■ **WHAT IS BEING ASKED**
Only the lines from the one with "For a binary" through the last belong in the output; print them exactly as given below.

■ **RECORDS SHOWN**
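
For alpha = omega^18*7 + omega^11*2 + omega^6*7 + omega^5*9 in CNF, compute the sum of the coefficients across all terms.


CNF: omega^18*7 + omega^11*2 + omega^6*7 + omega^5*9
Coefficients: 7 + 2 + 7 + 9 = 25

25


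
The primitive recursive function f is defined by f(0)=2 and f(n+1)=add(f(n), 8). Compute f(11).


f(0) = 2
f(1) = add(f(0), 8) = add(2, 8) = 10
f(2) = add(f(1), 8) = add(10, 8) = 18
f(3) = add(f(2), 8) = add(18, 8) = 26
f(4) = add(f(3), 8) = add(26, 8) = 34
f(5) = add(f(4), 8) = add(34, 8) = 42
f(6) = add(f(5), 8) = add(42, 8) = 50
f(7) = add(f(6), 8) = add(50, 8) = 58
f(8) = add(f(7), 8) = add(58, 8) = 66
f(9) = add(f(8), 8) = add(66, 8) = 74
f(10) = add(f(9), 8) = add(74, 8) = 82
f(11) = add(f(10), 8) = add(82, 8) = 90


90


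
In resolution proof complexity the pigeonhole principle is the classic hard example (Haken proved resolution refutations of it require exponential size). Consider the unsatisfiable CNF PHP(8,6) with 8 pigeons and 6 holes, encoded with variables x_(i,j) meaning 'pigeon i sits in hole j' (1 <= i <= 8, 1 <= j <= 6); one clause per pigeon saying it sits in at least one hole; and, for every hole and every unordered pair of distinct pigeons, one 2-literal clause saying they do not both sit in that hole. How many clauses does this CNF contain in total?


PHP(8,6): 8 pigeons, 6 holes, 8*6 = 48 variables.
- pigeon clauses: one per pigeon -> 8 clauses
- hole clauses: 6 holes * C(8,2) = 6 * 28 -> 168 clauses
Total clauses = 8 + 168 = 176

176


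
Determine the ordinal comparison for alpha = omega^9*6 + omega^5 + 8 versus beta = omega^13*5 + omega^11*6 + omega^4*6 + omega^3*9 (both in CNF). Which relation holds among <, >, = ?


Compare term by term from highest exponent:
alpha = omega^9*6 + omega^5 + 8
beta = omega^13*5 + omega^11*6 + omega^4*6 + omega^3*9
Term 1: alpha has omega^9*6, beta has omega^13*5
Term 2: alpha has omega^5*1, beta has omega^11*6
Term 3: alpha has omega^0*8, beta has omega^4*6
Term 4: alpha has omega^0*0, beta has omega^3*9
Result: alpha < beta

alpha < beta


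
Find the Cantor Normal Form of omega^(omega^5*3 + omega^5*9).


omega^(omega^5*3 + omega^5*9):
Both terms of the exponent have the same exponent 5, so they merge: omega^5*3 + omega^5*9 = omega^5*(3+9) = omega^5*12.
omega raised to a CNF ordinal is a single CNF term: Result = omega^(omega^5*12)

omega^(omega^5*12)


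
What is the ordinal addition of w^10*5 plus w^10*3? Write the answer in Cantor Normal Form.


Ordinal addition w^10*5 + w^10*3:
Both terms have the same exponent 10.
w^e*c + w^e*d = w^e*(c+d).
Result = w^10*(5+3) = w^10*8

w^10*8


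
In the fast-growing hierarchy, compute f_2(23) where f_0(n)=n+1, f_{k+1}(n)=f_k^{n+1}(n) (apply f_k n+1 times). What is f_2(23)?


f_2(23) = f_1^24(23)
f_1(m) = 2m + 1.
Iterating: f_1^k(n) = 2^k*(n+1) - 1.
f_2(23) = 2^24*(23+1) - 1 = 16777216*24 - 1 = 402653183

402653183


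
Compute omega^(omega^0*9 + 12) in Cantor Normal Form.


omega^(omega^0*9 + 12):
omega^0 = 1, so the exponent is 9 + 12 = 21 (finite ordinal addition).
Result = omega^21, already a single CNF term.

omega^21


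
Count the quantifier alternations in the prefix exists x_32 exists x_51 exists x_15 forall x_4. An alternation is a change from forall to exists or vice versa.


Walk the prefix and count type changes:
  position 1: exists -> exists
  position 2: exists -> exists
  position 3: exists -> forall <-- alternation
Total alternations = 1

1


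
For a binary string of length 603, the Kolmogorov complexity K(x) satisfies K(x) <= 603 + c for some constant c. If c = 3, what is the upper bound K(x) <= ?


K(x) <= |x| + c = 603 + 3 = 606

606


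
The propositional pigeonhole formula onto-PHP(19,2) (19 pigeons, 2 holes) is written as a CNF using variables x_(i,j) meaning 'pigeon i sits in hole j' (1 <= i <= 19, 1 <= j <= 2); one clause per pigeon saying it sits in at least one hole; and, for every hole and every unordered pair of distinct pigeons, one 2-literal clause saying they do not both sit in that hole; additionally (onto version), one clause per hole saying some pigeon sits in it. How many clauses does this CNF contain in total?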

■ **PROBLEM SOLUTION**
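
For a binary string of length 603, the Kolmogorov complexity K(x) satisfies K(x) <= 603 + c for some constant c. If c = 3, what is the upper bound K(x) <= ?


K(x) <= |x| + c = 603 + 3 = 606

606


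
The propositional pigeonhole formula onto-PHP(19,2) (19 pigeons, 2 holes) is written as a CNF using variables x_(i,j) meaning 'pigeon i sits in hole j' (1 <= i <= 19, 1 <= j <= 2); one clause per pigeon saying it sits in at least one hole; and, for every hole and every unordered pair of distinct pigeons, one 2-literal clause saying they do not both sit in that hole; additionally (onto version), one clause per hole saying some pigeon sits in it. How many clauses does this CNF contain in total?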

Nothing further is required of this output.